*** Opening SOURCE MATERIAL ***

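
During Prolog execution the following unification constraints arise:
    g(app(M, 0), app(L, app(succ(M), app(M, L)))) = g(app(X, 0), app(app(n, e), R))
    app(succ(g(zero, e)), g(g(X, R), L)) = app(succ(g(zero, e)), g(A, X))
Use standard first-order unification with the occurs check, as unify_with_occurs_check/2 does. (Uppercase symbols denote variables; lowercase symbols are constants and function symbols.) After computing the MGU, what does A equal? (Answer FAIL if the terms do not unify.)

g(app(n, e), app(succ(app(n, e)), app(app(n, e), app(n, e))))

Decompose g/2: app(M, 0) = app(X, 0),  app(L, app(succ(M), app(M, L))) = app(app(n, e), R).
Decompose app/2: M = X,  0 = 0.
Bind M := X; substituting into the one remaining equation that mentions M gives: app(L, app(succ(X), app(X, L))) = app(app(n, e), R).
Delete trivial equation 0 = 0.
Decompose app/2: L = app(n, e),  app(succ(X), app(X, L)) = R.
Bind L := app(n, e); substituting into the remaining equations gives: app(succ(X), app(X, app(n, e))) = R,  app(succ(g(zero, e)), g(g(X, R), app(n, e))) = app(succ(g(zero, e)), g(A, X)).
Bind R := app(succ(X), app(X, app(n, e))); substituting into the remaining equation gives: app(succ(g(zero, e)), g(g(X, app(succ(X), app(X, app(n, e)))), app(n, e))) = app(succ(g(zero, e)), g(A, X)).
Decompose app/2: succ(g(zero, e)) = succ(g(zero, e)),  g(g(X, app(succ(X), app(X, app(n, e)))), app(n, e)) = g(A, X).
Delete trivial equation succ(g(zero, e)) = succ(g(zero, e)).
Decompose g/2: g(X, app(succ(X), app(X, app(n, e)))) = A,  app(n, e) = X.
Bind A := g(X, app(succ(X), app(X, app(n, e)))); no other remaining equation mentions A.
Bind X := app(n, e). Substituting into the earlier bindings gives M := app(n, e), R := app(succ(app(n, e)), app(app(n, e), app(n, e))), A := g(app(n, e), app(succ(app(n, e)), app(app(n, e), app(n, e)))).
MGU = { M = app(n, e), L = app(n, e), R = app(succ(app(n, e)), app(app(n, e), app(n, e))), A = g(app(n, e), app(succ(app(n, e)), app(app(n, e), app(n, e)))), X = app(n, e) }, so A = g(app(n, e), app(succ(app(n, e)), app(app(n, e), app(n, e)))).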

*** Closing SOURCE MATERIAL ***

REQUIREMENT: The records above must be output exactly, in full.

OUTPUT FOR THIS TASK:
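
During Prolog execution the following unification constraints arise:
    g(app(M, 0), app(L, app(succ(M), app(M, L)))) = g(app(X, 0), app(app(n, e), R))
    app(succ(g(zero, e)), g(g(X, R), L)) = app(succ(g(zero, e)), g(A, X))
Use standard first-order unification with the occurs check, as unify_with_occurs_check/2 does. (Uppercase symbols denote variables; lowercase symbols are constants and function symbols.) After computing the MGU, what does A equal? (Answer FAIL if the terms do not unify.)

g(app(n, e), app(succ(app(n, e)), app(app(n, e), app(n, e))))

Decompose g/2: app(M, 0) = app(X, 0),  app(L, app(succ(M), app(M, L))) = app(app(n, e), R).
Decompose app/2: M = X,  0 = 0.
Bind M := X; substituting into the one remaining equation that mentions M gives: app(L, app(succ(X), app(X, L))) = app(app(n, e), R).
Delete trivial equation 0 = 0.
Decompose app/2: L = app(n, e),  app(succ(X), app(X, L)) = R.
Bind L := app(n, e); substituting into the remaining equations gives: app(succ(X), app(X, app(n, e))) = R,  app(succ(g(zero, e)), g(g(X, R), app(n, e))) = app(succ(g(zero, e)), g(A, X)).
Bind R := app(succ(X), app(X, app(n, e))); substituting into the remaining equation gives: app(succ(g(zero, e)), g(g(X, app(succ(X), app(X, app(n, e)))), app(n, e))) = app(succ(g(zero, e)), g(A, X)).
Decompose app/2: succ(g(zero, e)) = succ(g(zero, e)),  g(g(X, app(succ(X), app(X, app(n, e)))), app(n, e)) = g(A, X).
Delete trivial equation succ(g(zero, e)) = succ(g(zero, e)).
Decompose g/2: g(X, app(succ(X), app(X, app(n, e)))) = A,  app(n, e) = X.
Bind A := g(X, app(succ(X), app(X, app(n, e)))); no other remaining equation mentions A.
Bind X := app(n, e). Substituting into the earlier bindings gives M := app(n, e), R := app(succ(app(n, e)), app(app(n, e), app(n, e))), A := g(app(n, e), app(succ(app(n, e)), app(app(n, e), app(n, e)))).
MGU = { M = app(n, e), L = app(n, e), R = app(succ(app(n, e)), app(app(n, e), app(n, e))), A = g(app(n, e), app(succ(app(n, e)), app(app(n, e), app(n, e)))), X = app(n, e) }, so A = g(app(n, e), app(succ(app(n, e)), app(app(n, e), app(n, e)))).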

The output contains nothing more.